[[ Supplied information open ]]
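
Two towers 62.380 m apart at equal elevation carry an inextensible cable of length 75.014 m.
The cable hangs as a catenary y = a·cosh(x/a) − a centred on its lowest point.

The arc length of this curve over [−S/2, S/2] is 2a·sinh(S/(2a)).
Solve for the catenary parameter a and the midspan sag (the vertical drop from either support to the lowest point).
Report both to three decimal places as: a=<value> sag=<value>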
[[ Supplied information closed ]]
What is needed: Scan the records for the string "length". Copy each line in which it appears.

Result for this task:
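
Two towers 62.380 m apart at equal elevation carry an inextensible cable of length 75.014 m.
The arc length of this curve over [−S/2, S/2] is 2a·sinh(S/(2a)).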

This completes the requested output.